» **What is required**
For this task, every record below must be reproduced exactly.

» **Data records**
....................

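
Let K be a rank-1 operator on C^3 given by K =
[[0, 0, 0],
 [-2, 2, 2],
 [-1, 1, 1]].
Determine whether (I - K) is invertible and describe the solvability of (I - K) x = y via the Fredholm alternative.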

....................

» **Task response**
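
Let K be a rank-1 operator on C^3 given by K =
[[0, 0, 0],
 [-2, 2, 2],
 [-1, 1, 1]].
Determine whether (I - K) is invertible and describe the solvability of (I - K) x = y via the Fredholm alternative.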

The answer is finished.